═════ Supplied records
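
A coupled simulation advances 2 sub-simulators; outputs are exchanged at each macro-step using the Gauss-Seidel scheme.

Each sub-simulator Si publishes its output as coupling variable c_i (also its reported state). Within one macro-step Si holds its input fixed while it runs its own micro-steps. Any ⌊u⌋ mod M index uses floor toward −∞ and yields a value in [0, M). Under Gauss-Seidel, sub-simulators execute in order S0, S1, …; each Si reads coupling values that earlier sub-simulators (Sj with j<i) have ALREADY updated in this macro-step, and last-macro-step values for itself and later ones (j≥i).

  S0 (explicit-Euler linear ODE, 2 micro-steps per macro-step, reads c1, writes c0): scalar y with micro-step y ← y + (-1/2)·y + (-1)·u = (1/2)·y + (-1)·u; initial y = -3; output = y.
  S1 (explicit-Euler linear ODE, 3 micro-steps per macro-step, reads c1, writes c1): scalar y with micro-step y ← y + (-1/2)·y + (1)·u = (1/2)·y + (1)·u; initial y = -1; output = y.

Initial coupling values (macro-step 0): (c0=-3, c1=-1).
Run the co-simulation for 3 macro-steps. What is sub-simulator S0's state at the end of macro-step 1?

macro 1: S0 reads c1=-1 → after 2×micro: 3/4; S1 reads c1=-1 → after 3×micro: -15/8 ⇒ (c0=3/4, c1=-15/8)
macro 2: S0 reads c1=-15/8 → after 2×micro: 3; S1 reads c1=-15/8 → after 3×micro: -225/64 ⇒ (c0=3, c1=-225/64)
macro 3: S0 reads c1=-225/64 → after 2×micro: 771/128; S1 reads c1=-225/64 → after 3×micro: -3375/512 ⇒ (c0=771/128, c1=-3375/512)

S0 state at macro-step 1 = 3/4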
══════════
What you have to do
The full set of records should be duplicated exactly.

Exercise answer
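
A coupled simulation advances 2 sub-simulators; outputs are exchanged at each macro-step using the Gauss-Seidel scheme.

Each sub-simulator Si publishes its output as coupling variable c_i (also its reported state). Within one macro-step Si holds its input fixed while it runs its own micro-steps. Any ⌊u⌋ mod M index uses floor toward −∞ and yields a value in [0, M). Under Gauss-Seidel, sub-simulators execute in order S0, S1, …; each Si reads coupling values that earlier sub-simulators (Sj with j<i) have ALREADY updated in this macro-step, and last-macro-step values for itself and later ones (j≥i).

  S0 (explicit-Euler linear ODE, 2 micro-steps per macro-step, reads c1, writes c0): scalar y with micro-step y ← y + (-1/2)·y + (-1)·u = (1/2)·y + (-1)·u; initial y = -3; output = y.
  S1 (explicit-Euler linear ODE, 3 micro-steps per macro-step, reads c1, writes c1): scalar y with micro-step y ← y + (-1/2)·y + (1)·u = (1/2)·y + (1)·u; initial y = -1; output = y.

Initial coupling values (macro-step 0): (c0=-3, c1=-1).
Run the co-simulation for 3 macro-steps. What is sub-simulator S0's state at the end of macro-step 1?

macro 1: S0 reads c1=-1 → after 2×micro: 3/4; S1 reads c1=-1 → after 3×micro: -15/8 ⇒ (c0=3/4, c1=-15/8)
macro 2: S0 reads c1=-15/8 → after 2×micro: 3; S1 reads c1=-15/8 → after 3×micro: -225/64 ⇒ (c0=3, c1=-225/64)
macro 3: S0 reads c1=-225/64 → after 2×micro: 771/128; S1 reads c1=-225/64 → after 3×micro: -3375/512 ⇒ (c0=771/128, c1=-3375/512)

S0 state at macro-step 1 = 3/4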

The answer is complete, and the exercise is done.